● **What you have to do**
The lines of the records that include "resistors" should all be copied.

● **Input data**
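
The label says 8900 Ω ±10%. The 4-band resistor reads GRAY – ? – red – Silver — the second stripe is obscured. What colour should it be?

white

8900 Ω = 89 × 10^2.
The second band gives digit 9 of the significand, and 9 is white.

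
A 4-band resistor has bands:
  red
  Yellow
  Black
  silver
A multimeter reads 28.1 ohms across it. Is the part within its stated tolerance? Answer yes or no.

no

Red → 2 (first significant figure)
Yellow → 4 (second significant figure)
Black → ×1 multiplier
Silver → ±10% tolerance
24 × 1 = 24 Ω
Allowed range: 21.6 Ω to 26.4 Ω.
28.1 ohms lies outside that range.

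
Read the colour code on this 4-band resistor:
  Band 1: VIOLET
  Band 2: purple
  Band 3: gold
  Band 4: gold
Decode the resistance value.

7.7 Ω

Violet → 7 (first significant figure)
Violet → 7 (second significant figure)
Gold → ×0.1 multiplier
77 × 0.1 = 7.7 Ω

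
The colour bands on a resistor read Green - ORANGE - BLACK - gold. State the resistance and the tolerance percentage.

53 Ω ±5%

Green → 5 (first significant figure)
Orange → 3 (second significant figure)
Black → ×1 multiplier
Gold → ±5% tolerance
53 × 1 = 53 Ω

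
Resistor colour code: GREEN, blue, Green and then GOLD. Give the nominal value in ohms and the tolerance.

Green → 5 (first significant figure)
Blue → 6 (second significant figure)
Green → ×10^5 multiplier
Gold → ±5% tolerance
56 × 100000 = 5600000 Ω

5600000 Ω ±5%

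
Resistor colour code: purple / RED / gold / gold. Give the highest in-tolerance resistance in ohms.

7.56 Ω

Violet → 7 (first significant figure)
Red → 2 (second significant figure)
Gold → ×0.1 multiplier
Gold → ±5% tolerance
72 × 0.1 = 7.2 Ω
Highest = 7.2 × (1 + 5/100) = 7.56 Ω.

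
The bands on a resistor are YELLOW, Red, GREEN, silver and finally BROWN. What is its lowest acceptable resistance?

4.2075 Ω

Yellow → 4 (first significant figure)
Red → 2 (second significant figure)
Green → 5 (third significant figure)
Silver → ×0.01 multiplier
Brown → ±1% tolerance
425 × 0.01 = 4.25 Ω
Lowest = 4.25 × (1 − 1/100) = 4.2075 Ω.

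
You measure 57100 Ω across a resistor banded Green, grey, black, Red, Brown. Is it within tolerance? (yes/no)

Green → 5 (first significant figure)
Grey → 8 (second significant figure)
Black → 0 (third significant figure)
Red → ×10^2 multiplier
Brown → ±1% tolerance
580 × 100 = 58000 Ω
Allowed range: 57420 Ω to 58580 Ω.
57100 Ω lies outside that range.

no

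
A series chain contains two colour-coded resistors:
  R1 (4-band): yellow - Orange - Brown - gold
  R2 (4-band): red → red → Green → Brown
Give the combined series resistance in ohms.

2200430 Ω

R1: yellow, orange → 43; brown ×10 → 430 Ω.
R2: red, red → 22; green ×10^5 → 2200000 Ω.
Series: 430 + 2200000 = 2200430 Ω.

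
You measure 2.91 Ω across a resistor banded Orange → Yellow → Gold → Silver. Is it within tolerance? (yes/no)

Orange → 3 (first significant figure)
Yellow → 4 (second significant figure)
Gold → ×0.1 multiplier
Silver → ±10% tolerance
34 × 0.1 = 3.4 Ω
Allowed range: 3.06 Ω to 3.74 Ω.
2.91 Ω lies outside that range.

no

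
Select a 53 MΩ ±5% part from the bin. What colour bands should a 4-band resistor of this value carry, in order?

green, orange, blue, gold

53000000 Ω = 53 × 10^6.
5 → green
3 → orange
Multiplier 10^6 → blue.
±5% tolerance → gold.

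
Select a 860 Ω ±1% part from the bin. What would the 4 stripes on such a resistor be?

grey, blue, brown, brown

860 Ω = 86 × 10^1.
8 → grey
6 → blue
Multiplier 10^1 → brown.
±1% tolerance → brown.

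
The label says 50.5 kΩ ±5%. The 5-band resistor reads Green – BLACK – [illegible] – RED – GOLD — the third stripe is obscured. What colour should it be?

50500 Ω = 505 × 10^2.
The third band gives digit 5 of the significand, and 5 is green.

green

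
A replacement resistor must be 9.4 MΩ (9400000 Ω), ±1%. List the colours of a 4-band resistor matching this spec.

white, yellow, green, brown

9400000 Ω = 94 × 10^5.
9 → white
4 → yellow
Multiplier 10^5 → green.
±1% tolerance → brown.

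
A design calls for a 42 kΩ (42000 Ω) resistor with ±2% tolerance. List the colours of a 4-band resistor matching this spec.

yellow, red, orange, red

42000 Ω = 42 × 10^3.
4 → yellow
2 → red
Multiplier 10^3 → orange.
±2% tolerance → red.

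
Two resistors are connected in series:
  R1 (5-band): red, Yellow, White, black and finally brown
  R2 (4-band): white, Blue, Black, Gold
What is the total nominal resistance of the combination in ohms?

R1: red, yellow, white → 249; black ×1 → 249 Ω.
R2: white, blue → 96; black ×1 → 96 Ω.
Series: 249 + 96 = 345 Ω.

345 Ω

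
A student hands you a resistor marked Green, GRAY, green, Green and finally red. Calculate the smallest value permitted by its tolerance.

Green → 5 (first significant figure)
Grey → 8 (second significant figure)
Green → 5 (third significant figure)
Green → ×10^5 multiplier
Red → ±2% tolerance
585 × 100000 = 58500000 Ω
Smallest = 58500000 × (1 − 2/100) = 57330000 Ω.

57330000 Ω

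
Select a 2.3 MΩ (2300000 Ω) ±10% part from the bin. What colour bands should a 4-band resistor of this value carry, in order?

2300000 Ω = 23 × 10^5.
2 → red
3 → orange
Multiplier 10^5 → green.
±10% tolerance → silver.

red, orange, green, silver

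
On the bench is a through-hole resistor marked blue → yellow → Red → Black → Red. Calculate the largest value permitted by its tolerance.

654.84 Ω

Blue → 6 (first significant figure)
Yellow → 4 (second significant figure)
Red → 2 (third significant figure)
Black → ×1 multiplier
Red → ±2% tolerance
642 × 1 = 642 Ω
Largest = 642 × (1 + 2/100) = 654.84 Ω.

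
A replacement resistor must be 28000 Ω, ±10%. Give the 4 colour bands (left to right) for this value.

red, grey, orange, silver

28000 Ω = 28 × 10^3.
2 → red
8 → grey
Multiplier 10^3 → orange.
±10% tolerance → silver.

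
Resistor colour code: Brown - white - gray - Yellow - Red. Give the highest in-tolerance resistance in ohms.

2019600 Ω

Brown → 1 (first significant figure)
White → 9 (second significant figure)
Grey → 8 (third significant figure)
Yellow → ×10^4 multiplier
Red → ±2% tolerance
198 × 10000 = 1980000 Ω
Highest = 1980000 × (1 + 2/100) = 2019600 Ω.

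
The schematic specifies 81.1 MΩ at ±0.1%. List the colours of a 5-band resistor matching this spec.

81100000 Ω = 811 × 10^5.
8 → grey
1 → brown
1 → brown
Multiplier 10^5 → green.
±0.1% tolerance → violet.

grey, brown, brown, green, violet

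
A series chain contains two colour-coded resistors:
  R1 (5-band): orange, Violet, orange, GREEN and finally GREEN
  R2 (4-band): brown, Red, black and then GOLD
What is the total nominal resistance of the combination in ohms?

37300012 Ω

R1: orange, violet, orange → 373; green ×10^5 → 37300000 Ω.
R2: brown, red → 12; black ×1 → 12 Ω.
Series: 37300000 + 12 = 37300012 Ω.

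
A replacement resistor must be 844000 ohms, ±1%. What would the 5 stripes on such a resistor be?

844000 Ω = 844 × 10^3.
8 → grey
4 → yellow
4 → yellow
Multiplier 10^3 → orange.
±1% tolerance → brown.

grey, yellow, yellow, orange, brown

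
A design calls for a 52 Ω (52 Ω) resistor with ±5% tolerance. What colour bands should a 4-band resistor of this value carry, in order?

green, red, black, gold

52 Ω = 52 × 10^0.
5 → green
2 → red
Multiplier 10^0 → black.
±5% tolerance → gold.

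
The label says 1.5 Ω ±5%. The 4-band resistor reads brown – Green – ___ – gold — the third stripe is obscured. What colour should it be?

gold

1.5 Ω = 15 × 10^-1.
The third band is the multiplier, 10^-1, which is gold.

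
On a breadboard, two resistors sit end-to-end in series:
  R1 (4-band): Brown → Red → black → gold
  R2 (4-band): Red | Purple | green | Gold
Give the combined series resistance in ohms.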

● **Response below**
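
A series chain contains two colour-coded resistors:
Two resistors are connected in series:
A series chain contains two colour-coded resistors:
On a breadboard, two resistors sit end-to-end in series: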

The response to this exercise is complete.